What is needed: Retype the entries below word for word, leaving none out.

Data shown:

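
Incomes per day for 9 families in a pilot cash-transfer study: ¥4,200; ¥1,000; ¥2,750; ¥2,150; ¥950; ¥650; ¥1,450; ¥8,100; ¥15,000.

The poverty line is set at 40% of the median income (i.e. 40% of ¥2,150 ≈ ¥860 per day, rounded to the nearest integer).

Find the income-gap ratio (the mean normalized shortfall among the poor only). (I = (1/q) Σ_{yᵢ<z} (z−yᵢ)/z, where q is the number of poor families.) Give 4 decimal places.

Below the line: ¥650 (q = 1 of N = 9).
Shortfall ratios (z−y)/z: 0.2442; sum = 0.244186.
The income-gap ratio divides by q (the poor only): 0.244186 / 1 = 0.2442.

0.2442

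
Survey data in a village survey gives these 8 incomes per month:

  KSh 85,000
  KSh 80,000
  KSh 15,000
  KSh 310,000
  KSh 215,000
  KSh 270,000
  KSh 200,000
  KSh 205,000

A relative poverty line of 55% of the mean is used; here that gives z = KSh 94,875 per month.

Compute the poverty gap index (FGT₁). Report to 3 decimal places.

0.138

Poor units: KSh 15,000, KSh 80,000, KSh 85,000 (q = 3 of N = 8).
Gap ratios (z−y)/z: (94875−15000)/94875 = 0.8419; (94875−80000)/94875 = 0.1568; (94875−85000)/94875 = 0.1041.
Σ = 1.102767. Dividing by the full population N = 8 gives P₁ = 0.138.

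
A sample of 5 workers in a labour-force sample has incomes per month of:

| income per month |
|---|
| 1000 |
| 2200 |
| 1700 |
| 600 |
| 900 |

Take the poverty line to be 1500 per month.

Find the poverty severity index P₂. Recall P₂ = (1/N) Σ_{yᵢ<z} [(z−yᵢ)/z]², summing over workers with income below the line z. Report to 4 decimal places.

0.1262

Below the line: 600, 900, 1000 (q = 3 of N = 5).
Gap ratios (z−y)/z: (1500−600)/1500 = 0.6000; (1500−900)/1500 = 0.4000; (1500−1000)/1500 = 0.3333.
Squared: 0.3600; 0.1600; 0.1111.
Sum = 0.631111; P₂ = 0.631111 / 5 = 0.1262.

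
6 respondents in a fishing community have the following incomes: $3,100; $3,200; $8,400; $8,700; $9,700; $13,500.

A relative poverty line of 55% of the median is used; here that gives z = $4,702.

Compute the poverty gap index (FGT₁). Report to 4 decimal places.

0.1100

Below the line: $3,100, $3,200 (q = 2 of N = 6).
Gap ratios (z−y)/z: (4702−3100)/4702 = 0.3407; (4702−3200)/4702 = 0.3194.
Sum of shortfalls = 0.660145; P₁ averages over all N: 0.660145 / 6 = 0.1100.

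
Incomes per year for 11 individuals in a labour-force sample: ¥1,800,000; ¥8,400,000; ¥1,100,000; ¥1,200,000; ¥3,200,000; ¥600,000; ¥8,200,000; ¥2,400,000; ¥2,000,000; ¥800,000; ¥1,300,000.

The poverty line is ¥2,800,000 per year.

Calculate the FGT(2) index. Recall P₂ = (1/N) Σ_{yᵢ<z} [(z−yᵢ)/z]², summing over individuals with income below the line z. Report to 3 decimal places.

0.213

Incomes under z: ¥600,000, ¥800,000, ¥1,100,000, ¥1,200,000, ¥1,300,000, ¥1,800,000, ¥2,000,000, ¥2,400,000 (q = 8 of N = 11).
Shortfall ratios: (2800000−600000)/2800000 = 0.7857; (2800000−800000)/2800000 = 0.7143; (2800000−1100000)/2800000 = 0.6071; (2800000−1200000)/2800000 = 0.5714; (2800000−1300000)/2800000 = 0.5357; (2800000−1800000)/2800000 = 0.3571; (2800000−2000000)/2800000 = 0.2857; (2800000−2400000)/2800000 = 0.1429.
Squared: 0.6173; 0.5102; 0.3686; 0.3265; 0.2870; 0.1276; 0.0816; 0.0204.
Sum = 2.339286; P₂ = 2.339286 / 11 = 0.213.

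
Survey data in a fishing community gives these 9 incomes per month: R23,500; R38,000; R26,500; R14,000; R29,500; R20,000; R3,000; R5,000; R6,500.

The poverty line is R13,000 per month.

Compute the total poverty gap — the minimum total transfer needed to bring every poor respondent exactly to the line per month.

R24,500

Below z: R3,000, R5,000, R6,500 (q = 3 of N = 9).
Individual gaps: 13000−3000 = 10000; 13000−5000 = 8000; 13000−6500 = 6500.
Aggregate gap = R24,500.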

Solved exercise:
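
Incomes per day for 9 families in a pilot cash-transfer study: ¥4,200; ¥1,000; ¥2,750; ¥2,150; ¥950; ¥650; ¥1,450; ¥8,100; ¥15,000.

The poverty line is set at 40% of the median income (i.e. 40% of ¥2,150 ≈ ¥860 per day, rounded to the nearest integer).

Find the income-gap ratio (the mean normalized shortfall among the poor only). (I = (1/q) Σ_{yᵢ<z} (z−yᵢ)/z, where q is the number of poor families.) Give 4 decimal places.

Below the line: ¥650 (q = 1 of N = 9).
Shortfall ratios (z−y)/z: 0.2442; sum = 0.244186.
The income-gap ratio divides by q (the poor only): 0.244186 / 1 = 0.2442.

0.2442

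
Survey data in a village survey gives these 8 incomes per month:

  KSh 85,000
  KSh 80,000
  KSh 15,000
  KSh 310,000
  KSh 215,000
  KSh 270,000
  KSh 200,000
  KSh 205,000

A relative poverty line of 55% of the mean is used; here that gives z = KSh 94,875 per month.

Compute the poverty gap index (FGT₁). Report to 3 decimal places.

0.138

Poor units: KSh 15,000, KSh 80,000, KSh 85,000 (q = 3 of N = 8).
Gap ratios (z−y)/z: (94875−15000)/94875 = 0.8419; (94875−80000)/94875 = 0.1568; (94875−85000)/94875 = 0.1041.
Σ = 1.102767. Dividing by the full population N = 8 gives P₁ = 0.138.

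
A sample of 5 workers in a labour-force sample has incomes per month of:

| income per month |
|---|
| 1000 |
| 2200 |
| 1700 |
| 600 |
| 900 |

Take the poverty line to be 1500 per month.

Find the poverty severity index P₂. Recall P₂ = (1/N) Σ_{yᵢ<z} [(z−yᵢ)/z]², summing over workers with income below the line z. Report to 4 decimal places.

0.1262

Below the line: 600, 900, 1000 (q = 3 of N = 5).
Gap ratios (z−y)/z: (1500−600)/1500 = 0.6000; (1500−900)/1500 = 0.4000; (1500−1000)/1500 = 0.3333.
Squared: 0.3600; 0.1600; 0.1111.
Sum = 0.631111; P₂ = 0.631111 / 5 = 0.1262.

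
6 respondents in a fishing community have the following incomes: $3,100; $3,200; $8,400; $8,700; $9,700; $13,500.

A relative poverty line of 55% of the median is used; here that gives z = $4,702.

Compute the poverty gap index (FGT₁). Report to 4 decimal places.

0.1100

Below the line: $3,100, $3,200 (q = 2 of N = 6).
Gap ratios (z−y)/z: (4702−3100)/4702 = 0.3407; (4702−3200)/4702 = 0.3194.
Sum of shortfalls = 0.660145; P₁ averages over all N: 0.660145 / 6 = 0.1100.

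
Incomes per year for 11 individuals in a labour-force sample: ¥1,800,000; ¥8,400,000; ¥1,100,000; ¥1,200,000; ¥3,200,000; ¥600,000; ¥8,200,000; ¥2,400,000; ¥2,000,000; ¥800,000; ¥1,300,000.

The poverty line is ¥2,800,000 per year.

Calculate the FGT(2) index. Recall P₂ = (1/N) Σ_{yᵢ<z} [(z−yᵢ)/z]², summing over individuals with income below the line z. Report to 3 decimal places.

0.213

Incomes under z: ¥600,000, ¥800,000, ¥1,100,000, ¥1,200,000, ¥1,300,000, ¥1,800,000, ¥2,000,000, ¥2,400,000 (q = 8 of N = 11).
Shortfall ratios: (2800000−600000)/2800000 = 0.7857; (2800000−800000)/2800000 = 0.7143; (2800000−1100000)/2800000 = 0.6071; (2800000−1200000)/2800000 = 0.5714; (2800000−1300000)/2800000 = 0.5357; (2800000−1800000)/2800000 = 0.3571; (2800000−2000000)/2800000 = 0.2857; (2800000−2400000)/2800000 = 0.1429.
Squared: 0.6173; 0.5102; 0.3686; 0.3265; 0.2870; 0.1276; 0.0816; 0.0204.
Sum = 2.339286; P₂ = 2.339286 / 11 = 0.213.

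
Survey data in a fishing community gives these 9 incomes per month: R23,500; R38,000; R26,500; R14,000; R29,500; R20,000; R3,000; R5,000; R6,500.

The poverty line is R13,000 per month.

Compute the total poverty gap — the minimum total transfer needed to bring every poor respondent exactly to the line per month.

R24,500

Below z: R3,000, R5,000, R6,500 (q = 3 of N = 9).
Individual gaps: 13000−3000 = 10000; 13000−5000 = 8000; 13000−6500 = 6500.
Aggregate gap = R24,500.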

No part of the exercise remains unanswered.